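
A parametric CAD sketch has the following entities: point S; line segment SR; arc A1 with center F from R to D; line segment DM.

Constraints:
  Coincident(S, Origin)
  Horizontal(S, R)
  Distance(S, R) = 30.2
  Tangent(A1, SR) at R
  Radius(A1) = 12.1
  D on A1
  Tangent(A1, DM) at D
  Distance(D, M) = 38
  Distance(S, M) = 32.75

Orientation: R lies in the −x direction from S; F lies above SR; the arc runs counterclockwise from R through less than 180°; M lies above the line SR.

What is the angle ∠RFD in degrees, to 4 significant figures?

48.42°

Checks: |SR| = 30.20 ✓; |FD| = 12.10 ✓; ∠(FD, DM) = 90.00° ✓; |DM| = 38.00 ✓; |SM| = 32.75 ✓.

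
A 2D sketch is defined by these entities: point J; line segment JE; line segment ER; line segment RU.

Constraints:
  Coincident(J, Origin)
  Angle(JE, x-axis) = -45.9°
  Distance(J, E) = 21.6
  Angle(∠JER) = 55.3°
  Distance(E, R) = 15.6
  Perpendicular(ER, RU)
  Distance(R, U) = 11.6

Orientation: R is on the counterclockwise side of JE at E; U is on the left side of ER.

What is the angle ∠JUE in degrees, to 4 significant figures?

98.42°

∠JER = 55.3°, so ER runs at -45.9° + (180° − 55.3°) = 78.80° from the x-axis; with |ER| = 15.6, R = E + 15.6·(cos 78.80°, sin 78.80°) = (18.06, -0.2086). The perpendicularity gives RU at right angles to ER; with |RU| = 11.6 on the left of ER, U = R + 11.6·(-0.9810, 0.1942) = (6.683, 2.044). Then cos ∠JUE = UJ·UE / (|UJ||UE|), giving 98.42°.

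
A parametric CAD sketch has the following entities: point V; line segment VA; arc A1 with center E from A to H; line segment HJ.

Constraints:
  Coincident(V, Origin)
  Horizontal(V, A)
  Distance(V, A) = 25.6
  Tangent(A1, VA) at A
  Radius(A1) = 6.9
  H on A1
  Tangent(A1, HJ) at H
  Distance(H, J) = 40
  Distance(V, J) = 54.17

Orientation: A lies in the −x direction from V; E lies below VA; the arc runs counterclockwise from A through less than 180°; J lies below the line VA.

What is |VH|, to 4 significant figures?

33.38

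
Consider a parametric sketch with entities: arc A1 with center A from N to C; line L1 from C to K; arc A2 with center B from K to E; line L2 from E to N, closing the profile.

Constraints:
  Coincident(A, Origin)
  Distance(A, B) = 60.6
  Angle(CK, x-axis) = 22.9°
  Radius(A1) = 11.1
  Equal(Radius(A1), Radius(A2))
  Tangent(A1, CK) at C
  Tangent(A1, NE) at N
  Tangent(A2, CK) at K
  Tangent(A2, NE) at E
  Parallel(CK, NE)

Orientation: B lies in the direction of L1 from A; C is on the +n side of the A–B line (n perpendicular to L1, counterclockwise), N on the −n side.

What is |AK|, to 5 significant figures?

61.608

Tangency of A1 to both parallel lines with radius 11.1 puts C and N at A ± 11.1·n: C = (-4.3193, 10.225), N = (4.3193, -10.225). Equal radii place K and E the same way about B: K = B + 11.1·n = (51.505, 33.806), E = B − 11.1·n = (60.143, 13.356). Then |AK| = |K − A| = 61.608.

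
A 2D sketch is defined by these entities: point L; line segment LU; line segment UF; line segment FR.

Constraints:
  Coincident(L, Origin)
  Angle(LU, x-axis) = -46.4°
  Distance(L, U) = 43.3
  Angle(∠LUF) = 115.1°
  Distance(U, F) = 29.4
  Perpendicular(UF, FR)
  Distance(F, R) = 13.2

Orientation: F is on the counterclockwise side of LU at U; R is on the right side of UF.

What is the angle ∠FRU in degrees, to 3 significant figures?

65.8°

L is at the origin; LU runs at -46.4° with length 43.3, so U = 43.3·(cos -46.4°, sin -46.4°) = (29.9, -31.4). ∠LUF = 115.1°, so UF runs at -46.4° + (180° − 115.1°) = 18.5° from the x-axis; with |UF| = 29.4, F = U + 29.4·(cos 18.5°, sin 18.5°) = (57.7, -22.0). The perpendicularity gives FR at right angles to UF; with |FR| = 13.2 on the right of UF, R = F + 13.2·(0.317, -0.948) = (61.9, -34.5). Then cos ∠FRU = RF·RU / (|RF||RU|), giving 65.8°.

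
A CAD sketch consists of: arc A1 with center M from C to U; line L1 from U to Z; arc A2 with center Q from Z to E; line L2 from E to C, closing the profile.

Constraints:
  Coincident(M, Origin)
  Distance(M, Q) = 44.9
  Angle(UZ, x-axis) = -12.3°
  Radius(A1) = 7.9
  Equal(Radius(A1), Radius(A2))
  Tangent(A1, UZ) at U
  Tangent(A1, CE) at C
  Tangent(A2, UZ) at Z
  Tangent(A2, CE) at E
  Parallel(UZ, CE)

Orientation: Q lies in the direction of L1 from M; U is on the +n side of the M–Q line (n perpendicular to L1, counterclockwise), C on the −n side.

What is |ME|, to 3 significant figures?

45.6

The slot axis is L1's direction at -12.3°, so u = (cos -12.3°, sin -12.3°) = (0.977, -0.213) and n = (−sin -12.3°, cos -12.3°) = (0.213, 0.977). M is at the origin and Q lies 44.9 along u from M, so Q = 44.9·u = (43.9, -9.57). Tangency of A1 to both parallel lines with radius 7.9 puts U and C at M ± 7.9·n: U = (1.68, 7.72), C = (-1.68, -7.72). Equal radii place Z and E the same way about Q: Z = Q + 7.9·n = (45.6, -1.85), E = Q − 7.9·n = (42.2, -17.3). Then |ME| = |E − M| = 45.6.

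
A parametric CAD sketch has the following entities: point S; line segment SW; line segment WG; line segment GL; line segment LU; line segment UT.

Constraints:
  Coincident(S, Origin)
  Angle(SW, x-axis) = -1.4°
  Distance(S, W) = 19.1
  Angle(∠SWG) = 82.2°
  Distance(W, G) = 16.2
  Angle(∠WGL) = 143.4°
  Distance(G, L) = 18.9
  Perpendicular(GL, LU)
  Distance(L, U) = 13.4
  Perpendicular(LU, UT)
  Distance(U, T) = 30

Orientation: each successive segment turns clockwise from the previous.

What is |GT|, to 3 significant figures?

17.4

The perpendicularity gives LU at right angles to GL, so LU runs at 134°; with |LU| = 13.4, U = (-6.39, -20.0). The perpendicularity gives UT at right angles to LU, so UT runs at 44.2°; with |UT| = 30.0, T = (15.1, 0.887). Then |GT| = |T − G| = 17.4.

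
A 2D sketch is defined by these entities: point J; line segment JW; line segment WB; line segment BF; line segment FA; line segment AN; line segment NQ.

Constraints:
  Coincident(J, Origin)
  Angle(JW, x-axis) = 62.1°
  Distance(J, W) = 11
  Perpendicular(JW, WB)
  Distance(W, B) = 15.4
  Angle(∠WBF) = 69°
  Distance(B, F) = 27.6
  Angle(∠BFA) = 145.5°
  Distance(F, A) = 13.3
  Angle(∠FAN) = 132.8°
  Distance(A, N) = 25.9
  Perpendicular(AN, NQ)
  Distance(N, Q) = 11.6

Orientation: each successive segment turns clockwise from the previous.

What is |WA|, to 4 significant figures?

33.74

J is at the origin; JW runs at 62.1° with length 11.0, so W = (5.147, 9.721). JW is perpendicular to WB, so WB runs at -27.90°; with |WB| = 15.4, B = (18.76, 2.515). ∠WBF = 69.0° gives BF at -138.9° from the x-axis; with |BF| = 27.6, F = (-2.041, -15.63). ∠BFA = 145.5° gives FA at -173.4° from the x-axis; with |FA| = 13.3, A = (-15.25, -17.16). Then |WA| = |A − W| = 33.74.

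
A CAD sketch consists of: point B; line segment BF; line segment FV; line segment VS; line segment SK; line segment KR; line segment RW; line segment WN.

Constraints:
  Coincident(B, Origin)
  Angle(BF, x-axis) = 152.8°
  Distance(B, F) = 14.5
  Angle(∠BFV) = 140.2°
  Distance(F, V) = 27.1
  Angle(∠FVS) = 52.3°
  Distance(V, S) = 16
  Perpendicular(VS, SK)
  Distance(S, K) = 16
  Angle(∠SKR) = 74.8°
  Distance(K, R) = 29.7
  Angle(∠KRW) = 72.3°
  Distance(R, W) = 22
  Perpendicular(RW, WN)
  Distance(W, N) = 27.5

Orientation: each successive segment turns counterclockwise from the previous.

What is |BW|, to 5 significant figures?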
■ ■ ■ ■ ■
#### Problem requirements:
Starting at the line above that holds "Angle(LU, x-axis) = -46.4°" and ending at the line that holds "Orientation: F is", transcribe each line exactly and include no other lines.

#### Result of this exercise:
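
  Angle(LU, x-axis) = -46.4°
  Distance(L, U) = 43.3
  Angle(∠LUF) = 115.1°
  Distance(U, F) = 29.4
  Perpendicular(UF, FR)
  Distance(F, R) = 13.2

Orientation: F is on the counterclockwise side of LU at U; R is on the right side of UF.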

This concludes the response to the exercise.